Aim of the task
From the line that includes "All of 32.1" to the last line of the records, inclusive, repeat each line exactly.

Stored items
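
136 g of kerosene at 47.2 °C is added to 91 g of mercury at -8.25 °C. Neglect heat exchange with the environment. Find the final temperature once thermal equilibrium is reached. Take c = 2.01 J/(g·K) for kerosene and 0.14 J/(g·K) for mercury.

Let T be the final temperature. ΣQ_i = 0:
136×2.01×(T − 47.2) + 91×0.14×(T − (-8.25)) = 0
(273.36 + 12.74) T = 273.36×47.2 + 12.74×(-8.25)
T = 12797 / 286.1 = 44.7 °C

T_f ≈ 44.7 °C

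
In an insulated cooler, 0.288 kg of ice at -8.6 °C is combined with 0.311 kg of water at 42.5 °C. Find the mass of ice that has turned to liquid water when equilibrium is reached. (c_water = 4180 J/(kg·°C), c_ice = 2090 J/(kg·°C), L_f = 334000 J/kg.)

Cooling the water to 0 °C releases 0.311·4180·42.5 = 55249 J.
Of that, 0.288·2090·8.6 = 5176.5 J goes to bring the ice to 0 °C, leaving 50073 J.
Melting all 0.288 kg of ice would need 0.288·334000 = 96192 J.
50073 J < 96192 J, so only part of the ice melts and the system sits at 0 °C.
Mass melted = 50073/334000 ≈ 0.1499 kg.

m_melted ≈ 0.15 kg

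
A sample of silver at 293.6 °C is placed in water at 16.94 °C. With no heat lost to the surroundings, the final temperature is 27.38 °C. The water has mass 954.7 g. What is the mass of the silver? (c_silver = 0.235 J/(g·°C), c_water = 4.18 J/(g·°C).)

|Q_silver| = |Q_water|:
m×0.235×(293.6 − 27.38) = 954.7×4.18×(27.38 − 16.94)
62.56 m = 41662  ⇒  m ≈ 665.9 g

m ≈ 666 g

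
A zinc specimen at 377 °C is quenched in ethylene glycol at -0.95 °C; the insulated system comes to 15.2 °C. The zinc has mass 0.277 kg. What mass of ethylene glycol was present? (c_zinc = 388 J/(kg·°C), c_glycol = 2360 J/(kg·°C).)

Let T be the final temperature. ΣQ_i = 0:
0.277×388×(15.2 − 377) + m×2360×(15.2 − (-0.95)) = 0
38114 m = 38885
m = 38885/38114 ≈ 1.02 kg

m ≈ 1.02 kg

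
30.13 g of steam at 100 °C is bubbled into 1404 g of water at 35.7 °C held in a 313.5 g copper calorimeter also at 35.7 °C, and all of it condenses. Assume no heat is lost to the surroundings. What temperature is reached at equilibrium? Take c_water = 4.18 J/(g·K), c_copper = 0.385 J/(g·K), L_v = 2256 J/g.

Net heat exchanged in the isolated system is zero:
condense steam: −30.13·2256 = −67973
  condensate cools 100→T: 30.13·4.18·(T − 100) = 125.94(T − 100)
  water warms: 1404·4.18·(T − 35.7) = 5868.7(T − 35.7)
  cup: 120.7(T − 35.7)
6115.4 T = 67973 + 12594 + 213822 = 294390
T ≈ 48.14 °C (< 100 °C, so full condensation is consistent).

T_f ≈ 48.1 °C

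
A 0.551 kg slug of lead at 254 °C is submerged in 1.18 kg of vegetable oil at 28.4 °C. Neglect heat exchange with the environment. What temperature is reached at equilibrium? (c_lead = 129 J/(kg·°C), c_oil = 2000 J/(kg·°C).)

T_f ≈ 35.0 °C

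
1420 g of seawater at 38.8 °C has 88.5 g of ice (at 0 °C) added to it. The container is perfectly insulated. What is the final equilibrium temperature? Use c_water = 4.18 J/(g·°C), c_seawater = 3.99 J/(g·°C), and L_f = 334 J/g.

T_f ≈ 31.5 °C

Sum of m c ΔT and latent-heat terms is zero:
melt ice: 88.5×334 = 29559
  warm the meltwater: 369.93 T
  seawater: 5665.8(T − 38.8)
6035.7 T = 219833 − 29559 = 190274
T ≈ 31.52 °C. Since T > 0 °C, the all-ice-melts assumption holds.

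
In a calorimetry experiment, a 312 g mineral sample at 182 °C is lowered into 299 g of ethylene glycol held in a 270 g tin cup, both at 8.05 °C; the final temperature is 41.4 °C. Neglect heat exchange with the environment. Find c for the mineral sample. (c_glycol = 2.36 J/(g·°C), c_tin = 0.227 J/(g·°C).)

Setting the total heat transfer to zero:
312×c×(41.4 − 182) + 299×2.36×(41.4 − 8.05) + 270×0.227×(41.4 − 8.05) = 0
-43867 c = -25577
c = -25577/-43867 ≈ 0.5831 J/(g·°C)

c ≈ 0.583 J/(g·°C)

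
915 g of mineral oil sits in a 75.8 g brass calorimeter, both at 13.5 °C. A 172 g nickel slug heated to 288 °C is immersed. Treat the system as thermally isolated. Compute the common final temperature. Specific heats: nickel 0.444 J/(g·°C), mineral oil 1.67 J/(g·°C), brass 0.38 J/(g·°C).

T_f ≈ 26.3 °C

Conservation of energy gives ΣQ = 0:
172*0.444*(T − 288) + 915*1.67*(T − 13.5) + 75.8*0.38*(T − 13.5) = 0
76.37(T − 288) + 1528(T − 13.5) + 28.8(T − 13.5) = 0
(76.37 + 1528 + 28.8) T = 76.37*288 + 1528*13.5 + 28.8*13.5
T ≈ 26.34 °C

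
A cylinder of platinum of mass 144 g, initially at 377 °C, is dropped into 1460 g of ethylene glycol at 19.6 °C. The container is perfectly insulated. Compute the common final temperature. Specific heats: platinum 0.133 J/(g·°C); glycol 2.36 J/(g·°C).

T_f = Σ m_i c_i T_i / Σ m_i c_i:
T_f = (19.15*377 + 3445.6*19.6) / (19.15 + 3445.6)
    = 74754 / 3464.8 ≈ 21.58 °C

T_f ≈ 21.6 °C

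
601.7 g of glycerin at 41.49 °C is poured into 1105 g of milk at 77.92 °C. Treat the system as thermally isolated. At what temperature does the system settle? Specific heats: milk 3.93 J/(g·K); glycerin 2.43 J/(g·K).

T_f ≈ 68.7 °C

Taking heat into each body as positive, Σ m c ΔT = 0:
1105·3.93·(T − 77.92) + 601.7·2.43·(T − 41.49) = 0
4342.7(T − 77.92) + 1462.1(T − 41.49) = 0
5804.8 T = 399043
T = 399043/5804.8 ≈ 68.74 °C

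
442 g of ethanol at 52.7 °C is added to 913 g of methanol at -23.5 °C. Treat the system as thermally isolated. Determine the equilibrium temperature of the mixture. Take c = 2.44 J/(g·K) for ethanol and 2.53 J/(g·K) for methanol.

With ΣQ=0 the equilibrium temperature is the m·c-weighted mean:
T_f = (1078.5·52.7 + 2309.9·(-23.5)) / (1078.5 + 2309.9)
    = 2553.5 / 3388.4 ≈ 0.75 °C

T_f ≈ 0.8 °C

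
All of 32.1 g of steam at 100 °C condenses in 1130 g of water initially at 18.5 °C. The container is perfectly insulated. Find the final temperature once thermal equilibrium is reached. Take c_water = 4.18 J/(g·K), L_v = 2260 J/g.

T_f ≈ 35.7 °C

Taking heat into each body as positive, Σ m c ΔT = 0:
steam→water at 100 °C releases m L_v = 32.1×2260 = 72546; condensed water 100 °C→T: 134.18(T − 100); original water: 4723.4(T − 18.5)
4857.6 T = 72546 + 13418 + 87383 = 173347
T ≈ 35.69 °C — below 100 °C, confirming all the steam condensed.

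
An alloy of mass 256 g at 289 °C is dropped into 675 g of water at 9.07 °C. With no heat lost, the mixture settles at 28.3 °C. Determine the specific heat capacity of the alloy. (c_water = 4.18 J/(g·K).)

c ≈ 0.813 J/(g·K)

Heat lost by the alloy = heat gained by the water:
256·c·(289 − 28.3) = 675·4.18·(28.3 − 9.07)
66739 c = 54257  ⇒  c ≈ 0.813 J/(g·K)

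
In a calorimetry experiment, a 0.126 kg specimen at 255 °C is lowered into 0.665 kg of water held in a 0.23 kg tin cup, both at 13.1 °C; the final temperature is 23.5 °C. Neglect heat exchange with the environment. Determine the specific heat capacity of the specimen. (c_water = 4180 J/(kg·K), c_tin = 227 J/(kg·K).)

c ≈ 1010 J/(kg·K)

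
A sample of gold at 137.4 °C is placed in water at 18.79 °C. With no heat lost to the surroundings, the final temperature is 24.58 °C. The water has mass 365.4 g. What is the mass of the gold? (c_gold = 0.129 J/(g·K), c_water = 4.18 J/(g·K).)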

Answer box
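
All of 32.1 g of steam at 100 °C condenses in 1130 g of water initially at 18.5 °C. The container is perfectly insulated. Find the final temperature once thermal equilibrium is reached. Take c_water = 4.18 J/(g·K), L_v = 2260 J/g.

T_f ≈ 35.7 °C

Taking heat into each body as positive, Σ m c ΔT = 0:
steam→water at 100 °C releases m L_v = 32.1×2260 = 72546; condensed water 100 °C→T: 134.18(T − 100); original water: 4723.4(T − 18.5)
4857.6 T = 72546 + 13418 + 87383 = 173347
T ≈ 35.69 °C — below 100 °C, confirming all the steam condensed.

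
An alloy of mass 256 g at 289 °C is dropped into 675 g of water at 9.07 °C. With no heat lost, the mixture settles at 28.3 °C. Determine the specific heat capacity of the alloy. (c_water = 4.18 J/(g·K).)

c ≈ 0.813 J/(g·K)

Heat lost by the alloy = heat gained by the water:
256·c·(289 − 28.3) = 675·4.18·(28.3 − 9.07)
66739 c = 54257  ⇒  c ≈ 0.813 J/(g·K)

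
In a calorimetry experiment, a 0.126 kg specimen at 255 °C is lowered into 0.665 kg of water held in a 0.23 kg tin cup, both at 13.1 °C; the final temperature is 23.5 °C. Neglect heat exchange with the environment. Determine the specific heat capacity of the specimen. (c_water = 4180 J/(kg·K), c_tin = 227 J/(kg·K).)

c ≈ 1010 J/(kg·K)

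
A sample of gold at 137.4 °C is placed in water at 18.79 °C. With no heat lost to the surroundings, the final temperature is 24.58 °C. The water has mass 365.4 g. What is the mass of the gold? (c_gold = 0.129 J/(g·K), c_water = 4.18 J/(g·K).)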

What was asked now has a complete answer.